DATA SECTION Start Marker

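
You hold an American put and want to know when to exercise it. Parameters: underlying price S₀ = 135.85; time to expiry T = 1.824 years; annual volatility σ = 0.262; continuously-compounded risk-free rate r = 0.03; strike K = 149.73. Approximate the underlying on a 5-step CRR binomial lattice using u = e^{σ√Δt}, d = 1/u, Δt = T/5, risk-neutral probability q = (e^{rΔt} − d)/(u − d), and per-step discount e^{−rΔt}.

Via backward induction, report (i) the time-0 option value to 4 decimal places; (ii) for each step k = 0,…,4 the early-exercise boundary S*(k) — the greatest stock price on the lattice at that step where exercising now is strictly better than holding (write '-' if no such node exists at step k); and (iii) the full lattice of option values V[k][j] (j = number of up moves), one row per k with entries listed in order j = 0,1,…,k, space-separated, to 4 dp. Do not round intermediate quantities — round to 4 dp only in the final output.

price = 23.9233
boundary = - - 98.9943 115.9671 98.9943
tree:
23.9233
35.6119 12.5371
50.7357 20.9831 4.2042
65.2244 33.7629 8.4191 0.0000
77.5926 50.7357 16.8598 0.0000 0.0000
88.1505 65.2244 33.7629 0.0000 0.0000 0.0000

params: Δt=0.36480 u=1.17145 d=0.85364 q=0.49515 e^(-rΔt)=0.98912
t_5 payoffs: 88.1505 65.2244 33.7629 0.0000 0.0000 0.0000
t_4: node(4,0) S=72.1374 payoff=77.5926 vs cont=75.9628 → 77.5926 [stop]  node(4,1) S=98.9943 payoff=50.7357 vs cont=49.1060 → 50.7357 [stop]  node(4,2) S=135.8500 payoff=13.8800 vs cont=16.8598 → 16.8598 [wait]  node(4,3) S=186.4271 payoff=0.0000 vs cont=0.0000 → 0.0000 [wait]  node(4,4) S=255.8342 payoff=0.0000 vs cont=0.0000 → 0.0000 [wait]  ⇒ S*(4)=98.9943
t_3: node(3,0) S=84.5056 payoff=65.2244 vs cont=63.5947 → 65.2244 [stop]  node(3,1) S=115.9671 payoff=33.7629 vs cont=33.5925 → 33.7629 [stop]  node(3,2) S=159.1418 payoff=0.0000 vs cont=8.4191 → 8.4191 [wait]  node(3,3) S=218.3905 payoff=0.0000 vs cont=0.0000 → 0.0000 [wait]  ⇒ S*(3)=115.9671
t_2: node(2,0) S=98.9943 payoff=50.7357 vs cont=49.1060 → 50.7357 [stop]  node(2,1) S=135.8500 payoff=13.8800 vs cont=20.9831 → 20.9831 [wait]  node(2,2) S=186.4271 payoff=0.0000 vs cont=4.2042 → 4.2042 [wait]  ⇒ S*(2)=98.9943
t_1: node(1,0) S=115.9671 payoff=33.7629 vs cont=35.6119 → 35.6119 [wait]  node(1,1) S=159.1418 payoff=0.0000 vs cont=12.5371 → 12.5371 [wait]  ⇒ S*(1)=-
t_0: node(0,0) S=135.8500 payoff=13.8800 vs cont=23.9233 → 23.9233 [wait]  ⇒ S*(0)=-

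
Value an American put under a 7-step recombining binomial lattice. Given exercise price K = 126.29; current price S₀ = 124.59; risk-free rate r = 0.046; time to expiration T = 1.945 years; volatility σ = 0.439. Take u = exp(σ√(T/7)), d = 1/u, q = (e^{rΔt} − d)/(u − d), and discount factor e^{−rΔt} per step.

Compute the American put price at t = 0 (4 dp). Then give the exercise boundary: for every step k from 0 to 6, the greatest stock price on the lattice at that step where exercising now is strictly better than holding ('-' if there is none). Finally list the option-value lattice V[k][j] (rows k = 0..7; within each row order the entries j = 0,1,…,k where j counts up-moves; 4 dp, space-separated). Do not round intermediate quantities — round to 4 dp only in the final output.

Δt=0.27786, u=1.26037, d=0.79342, q=0.46995, disc=e^(-rΔt)=0.98730
k=7 terminal: V=max(K-S,0) → 101.6300 87.1167 64.0617 27.4382 0.0000 0.0000 0.0000 0.0000
k=6: j=0 S=31.0808 intr=95.2092 cont=93.6053 V=95.2092[EX]; j=1 S=49.3730 intr=76.9170 cont=75.3131 V=76.9170[EX]; j=2 S=78.4307 intr=47.8593 cont=46.2554 V=47.8593[EX]; j=3 S=124.5900 intr=1.7000 cont=14.3588 V=14.3588[hold]; j=4 S=197.9157 intr=0.0000 cont=0.0000 V=0.0000[hold]; j=5 S=314.3961 intr=0.0000 cont=0.0000 V=0.0000[hold]; j=6 S=499.4295 intr=0.0000 cont=0.0000 V=0.0000[hold]  S*(6)=78.4307
k=5: j=0 S=39.1733 intr=87.1167 cont=85.5128 V=87.1167[EX]; j=1 S=62.2283 intr=64.0617 cont=62.4578 V=64.0617[EX]; j=2 S=98.8518 intr=27.4382 cont=31.7078 V=31.7078[hold]; j=3 S=157.0297 intr=0.0000 cont=7.5142 V=7.5142[hold]; j=4 S=249.4472 intr=0.0000 cont=0.0000 V=0.0000[hold]; j=5 S=396.2559 intr=0.0000 cont=0.0000 V=0.0000[hold]  S*(5)=62.2283
k=4: j=0 S=49.3730 intr=76.9170 cont=75.3131 V=76.9170[EX]; j=1 S=78.4307 intr=47.8593 cont=48.2364 V=48.2364[hold]; j=2 S=124.5900 intr=1.7000 cont=20.0796 V=20.0796[hold]; j=3 S=197.9157 intr=0.0000 cont=3.9323 V=3.9323[hold]; j=4 S=314.3961 intr=0.0000 cont=0.0000 V=0.0000[hold]  S*(4)=49.3730
k=3: j=0 S=62.2283 intr=64.0617 cont=62.6328 V=64.0617[EX]; j=1 S=98.8518 intr=27.4382 cont=34.5595 V=34.5595[hold]; j=2 S=157.0297 intr=0.0000 cont=12.3325 V=12.3325[hold]; j=3 S=249.4472 intr=0.0000 cont=2.0578 V=2.0578[hold]  S*(3)=62.2283
k=2: j=0 S=78.4307 intr=47.8593 cont=49.5596 V=49.5596[hold]; j=1 S=124.5900 intr=1.7000 cont=23.8076 V=23.8076[hold]; j=2 S=197.9157 intr=0.0000 cont=7.4086 V=7.4086[hold]  S*(2)=-
k=1: j=0 S=98.8518 intr=27.4382 cont=36.9817 V=36.9817[hold]; j=1 S=157.0297 intr=0.0000 cont=15.8964 V=15.8964[hold]  S*(1)=-
k=0: j=0 S=124.5900 intr=1.7000 cont=26.7287 V=26.7287[hold]  S*(0)=-

price = 26.7287
boundary = - - - 62.2283 49.3730 62.2283 78.4307
tree:
26.7287
36.9817 15.8964
49.5596 23.8076 7.4086
64.0617 34.5595 12.3325 2.0578
76.9170 48.2364 20.0796 3.9323 0.0000
87.1167 64.0617 31.7078 7.5142 0.0000 0.0000
95.2092 76.9170 47.8593 14.3588 0.0000 0.0000 0.0000
101.6300 87.1167 64.0617 27.4382 0.0000 0.0000 0.0000 0.0000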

DATA SECTION End Marker

▶ **EXERCISE DIRECTIONS**
Transcribe the entries above, every line exactly as it reads.

▶ **TASK RESULT**
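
You hold an American put and want to know when to exercise it. Parameters: underlying price S₀ = 135.85; time to expiry T = 1.824 years; annual volatility σ = 0.262; continuously-compounded risk-free rate r = 0.03; strike K = 149.73. Approximate the underlying on a 5-step CRR binomial lattice using u = e^{σ√Δt}, d = 1/u, Δt = T/5, risk-neutral probability q = (e^{rΔt} − d)/(u − d), and per-step discount e^{−rΔt}.

Via backward induction, report (i) the time-0 option value to 4 decimal places; (ii) for each step k = 0,…,4 the early-exercise boundary S*(k) — the greatest stock price on the lattice at that step where exercising now is strictly better than holding (write '-' if no such node exists at step k); and (iii) the full lattice of option values V[k][j] (j = number of up moves), one row per k with entries listed in order j = 0,1,…,k, space-separated, to 4 dp. Do not round intermediate quantities — round to 4 dp only in the final output.

price = 23.9233
boundary = - - 98.9943 115.9671 98.9943
tree:
23.9233
35.6119 12.5371
50.7357 20.9831 4.2042
65.2244 33.7629 8.4191 0.0000
77.5926 50.7357 16.8598 0.0000 0.0000
88.1505 65.2244 33.7629 0.0000 0.0000 0.0000

params: Δt=0.36480 u=1.17145 d=0.85364 q=0.49515 e^(-rΔt)=0.98912
t_5 payoffs: 88.1505 65.2244 33.7629 0.0000 0.0000 0.0000
t_4: node(4,0) S=72.1374 payoff=77.5926 vs cont=75.9628 → 77.5926 [stop]  node(4,1) S=98.9943 payoff=50.7357 vs cont=49.1060 → 50.7357 [stop]  node(4,2) S=135.8500 payoff=13.8800 vs cont=16.8598 → 16.8598 [wait]  node(4,3) S=186.4271 payoff=0.0000 vs cont=0.0000 → 0.0000 [wait]  node(4,4) S=255.8342 payoff=0.0000 vs cont=0.0000 → 0.0000 [wait]  ⇒ S*(4)=98.9943
t_3: node(3,0) S=84.5056 payoff=65.2244 vs cont=63.5947 → 65.2244 [stop]  node(3,1) S=115.9671 payoff=33.7629 vs cont=33.5925 → 33.7629 [stop]  node(3,2) S=159.1418 payoff=0.0000 vs cont=8.4191 → 8.4191 [wait]  node(3,3) S=218.3905 payoff=0.0000 vs cont=0.0000 → 0.0000 [wait]  ⇒ S*(3)=115.9671
t_2: node(2,0) S=98.9943 payoff=50.7357 vs cont=49.1060 → 50.7357 [stop]  node(2,1) S=135.8500 payoff=13.8800 vs cont=20.9831 → 20.9831 [wait]  node(2,2) S=186.4271 payoff=0.0000 vs cont=4.2042 → 4.2042 [wait]  ⇒ S*(2)=98.9943
t_1: node(1,0) S=115.9671 payoff=33.7629 vs cont=35.6119 → 35.6119 [wait]  node(1,1) S=159.1418 payoff=0.0000 vs cont=12.5371 → 12.5371 [wait]  ⇒ S*(1)=-
t_0: node(0,0) S=135.8500 payoff=13.8800 vs cont=23.9233 → 23.9233 [wait]  ⇒ S*(0)=-

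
Value an American put under a 7-step recombining binomial lattice. Given exercise price K = 126.29; current price S₀ = 124.59; risk-free rate r = 0.046; time to expiration T = 1.945 years; volatility σ = 0.439. Take u = exp(σ√(T/7)), d = 1/u, q = (e^{rΔt} − d)/(u − d), and discount factor e^{−rΔt} per step.

Compute the American put price at t = 0 (4 dp). Then give the exercise boundary: for every step k from 0 to 6, the greatest stock price on the lattice at that step where exercising now is strictly better than holding ('-' if there is none). Finally list the option-value lattice V[k][j] (rows k = 0..7; within each row order the entries j = 0,1,…,k where j counts up-moves; 4 dp, space-separated). Do not round intermediate quantities — round to 4 dp only in the final output.

Δt=0.27786, u=1.26037, d=0.79342, q=0.46995, disc=e^(-rΔt)=0.98730
k=7 terminal: V=max(K-S,0) → 101.6300 87.1167 64.0617 27.4382 0.0000 0.0000 0.0000 0.0000
k=6: j=0 S=31.0808 intr=95.2092 cont=93.6053 V=95.2092[EX]; j=1 S=49.3730 intr=76.9170 cont=75.3131 V=76.9170[EX]; j=2 S=78.4307 intr=47.8593 cont=46.2554 V=47.8593[EX]; j=3 S=124.5900 intr=1.7000 cont=14.3588 V=14.3588[hold]; j=4 S=197.9157 intr=0.0000 cont=0.0000 V=0.0000[hold]; j=5 S=314.3961 intr=0.0000 cont=0.0000 V=0.0000[hold]; j=6 S=499.4295 intr=0.0000 cont=0.0000 V=0.0000[hold]  S*(6)=78.4307
k=5: j=0 S=39.1733 intr=87.1167 cont=85.5128 V=87.1167[EX]; j=1 S=62.2283 intr=64.0617 cont=62.4578 V=64.0617[EX]; j=2 S=98.8518 intr=27.4382 cont=31.7078 V=31.7078[hold]; j=3 S=157.0297 intr=0.0000 cont=7.5142 V=7.5142[hold]; j=4 S=249.4472 intr=0.0000 cont=0.0000 V=0.0000[hold]; j=5 S=396.2559 intr=0.0000 cont=0.0000 V=0.0000[hold]  S*(5)=62.2283
k=4: j=0 S=49.3730 intr=76.9170 cont=75.3131 V=76.9170[EX]; j=1 S=78.4307 intr=47.8593 cont=48.2364 V=48.2364[hold]; j=2 S=124.5900 intr=1.7000 cont=20.0796 V=20.0796[hold]; j=3 S=197.9157 intr=0.0000 cont=3.9323 V=3.9323[hold]; j=4 S=314.3961 intr=0.0000 cont=0.0000 V=0.0000[hold]  S*(4)=49.3730
k=3: j=0 S=62.2283 intr=64.0617 cont=62.6328 V=64.0617[EX]; j=1 S=98.8518 intr=27.4382 cont=34.5595 V=34.5595[hold]; j=2 S=157.0297 intr=0.0000 cont=12.3325 V=12.3325[hold]; j=3 S=249.4472 intr=0.0000 cont=2.0578 V=2.0578[hold]  S*(3)=62.2283
k=2: j=0 S=78.4307 intr=47.8593 cont=49.5596 V=49.5596[hold]; j=1 S=124.5900 intr=1.7000 cont=23.8076 V=23.8076[hold]; j=2 S=197.9157 intr=0.0000 cont=7.4086 V=7.4086[hold]  S*(2)=-
k=1: j=0 S=98.8518 intr=27.4382 cont=36.9817 V=36.9817[hold]; j=1 S=157.0297 intr=0.0000 cont=15.8964 V=15.8964[hold]  S*(1)=-
k=0: j=0 S=124.5900 intr=1.7000 cont=26.7287 V=26.7287[hold]  S*(0)=-

price = 26.7287
boundary = - - - 62.2283 49.3730 62.2283 78.4307
tree:
26.7287
36.9817 15.8964
49.5596 23.8076 7.4086
64.0617 34.5595 12.3325 2.0578
76.9170 48.2364 20.0796 3.9323 0.0000
87.1167 64.0617 31.7078 7.5142 0.0000 0.0000
95.2092 76.9170 47.8593 14.3588 0.0000 0.0000 0.0000
101.6300 87.1167 64.0617 27.4382 0.0000 0.0000 0.0000 0.0000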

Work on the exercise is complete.